*AVAILABLE DATA*.
===
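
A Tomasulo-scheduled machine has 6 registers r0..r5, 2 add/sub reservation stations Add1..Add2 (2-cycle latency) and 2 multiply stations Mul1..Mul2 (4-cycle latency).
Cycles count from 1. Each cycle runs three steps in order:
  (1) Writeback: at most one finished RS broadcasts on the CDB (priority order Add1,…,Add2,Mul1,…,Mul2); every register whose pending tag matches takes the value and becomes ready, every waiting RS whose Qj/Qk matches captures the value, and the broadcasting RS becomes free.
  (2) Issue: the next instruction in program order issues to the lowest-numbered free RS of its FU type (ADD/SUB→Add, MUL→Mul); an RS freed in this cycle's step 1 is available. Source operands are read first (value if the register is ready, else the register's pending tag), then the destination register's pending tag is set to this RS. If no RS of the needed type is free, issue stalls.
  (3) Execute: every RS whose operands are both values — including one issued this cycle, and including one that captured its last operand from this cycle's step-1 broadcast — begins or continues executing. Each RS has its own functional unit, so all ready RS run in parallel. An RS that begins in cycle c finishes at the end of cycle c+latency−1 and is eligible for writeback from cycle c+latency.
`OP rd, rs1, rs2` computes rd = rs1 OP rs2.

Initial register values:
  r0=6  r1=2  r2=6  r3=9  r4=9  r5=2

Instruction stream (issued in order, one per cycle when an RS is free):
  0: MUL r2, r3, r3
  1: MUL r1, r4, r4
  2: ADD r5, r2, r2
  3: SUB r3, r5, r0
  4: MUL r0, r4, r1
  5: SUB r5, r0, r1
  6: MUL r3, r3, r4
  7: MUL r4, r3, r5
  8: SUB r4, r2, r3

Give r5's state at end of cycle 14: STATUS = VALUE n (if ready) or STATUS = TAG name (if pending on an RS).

c1: issue MUL r2<-Mul1 | r0:6,r1:2,r2:Mul1,r3:9,r4:9,r5:2
c2: issue MUL r1<-Mul2 | r0:6,r1:Mul2,r2:Mul1,r3:9,r4:9,r5:2
c3: issue ADD r5<-Add1 | r0:6,r1:Mul2,r2:Mul1,r3:9,r4:9,r5:Add1
c4: issue SUB r3<-Add2 | r0:6,r1:Mul2,r2:Mul1,r3:Add2,r4:9,r5:Add1
c5: CDB Mul1=81; issue MUL r0<-Mul1 | r0:Mul1,r1:Mul2,r2:81,r3:Add2,r4:9,r5:Add1
c6: CDB Mul2=81; stall | r0:Mul1,r1:81,r2:81,r3:Add2,r4:9,r5:Add1
c7: CDB Add1=162; issue SUB r5<-Add1 | r0:Mul1,r1:81,r2:81,r3:Add2,r4:9,r5:Add1
c8: issue MUL r3<-Mul2 | r0:Mul1,r1:81,r2:81,r3:Mul2,r4:9,r5:Add1
c9: CDB Add2=156; stall | r0:Mul1,r1:81,r2:81,r3:Mul2,r4:9,r5:Add1
c10: CDB Mul1=729; issue MUL r4<-Mul1 | r0:729,r1:81,r2:81,r3:Mul2,r4:Mul1,r5:Add1
c11: issue SUB r4<-Add2 | r0:729,r1:81,r2:81,r3:Mul2,r4:Add2,r5:Add1
c12: CDB Add1=648 | r0:729,r1:81,r2:81,r3:Mul2,r4:Add2,r5:648
c13: CDB Mul2=1404 | r0:729,r1:81,r2:81,r3:1404,r4:Add2,r5:648
c14: - | r0:729,r1:81,r2:81,r3:1404,r4:Add2,r5:648

STATUS = VALUE 648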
===
Only the lines from the beginning of the material above through the line with "8: SUB r4, r2, r3" are wanted; extract them exactly.

*FINISHED EXERCISE*.
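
A Tomasulo-scheduled machine has 6 registers r0..r5, 2 add/sub reservation stations Add1..Add2 (2-cycle latency) and 2 multiply stations Mul1..Mul2 (4-cycle latency).
Cycles count from 1. Each cycle runs three steps in order:
  (1) Writeback: at most one finished RS broadcasts on the CDB (priority order Add1,…,Add2,Mul1,…,Mul2); every register whose pending tag matches takes the value and becomes ready, every waiting RS whose Qj/Qk matches captures the value, and the broadcasting RS becomes free.
  (2) Issue: the next instruction in program order issues to the lowest-numbered free RS of its FU type (ADD/SUB→Add, MUL→Mul); an RS freed in this cycle's step 1 is available. Source operands are read first (value if the register is ready, else the register's pending tag), then the destination register's pending tag is set to this RS. If no RS of the needed type is free, issue stalls.
  (3) Execute: every RS whose operands are both values — including one issued this cycle, and including one that captured its last operand from this cycle's step-1 broadcast — begins or continues executing. Each RS has its own functional unit, so all ready RS run in parallel. An RS that begins in cycle c finishes at the end of cycle c+latency−1 and is eligible for writeback from cycle c+latency.
`OP rd, rs1, rs2` computes rd = rs1 OP rs2.

Initial register values:
  r0=6  r1=2  r2=6  r3=9  r4=9  r5=2

Instruction stream (issued in order, one per cycle when an RS is free):
  0: MUL r2, r3, r3
  1: MUL r1, r4, r4
  2: ADD r5, r2, r2
  3: SUB r3, r5, r0
  4: MUL r0, r4, r1
  5: SUB r5, r0, r1
  6: MUL r3, r3, r4
  7: MUL r4, r3, r5
  8: SUB r4, r2, r3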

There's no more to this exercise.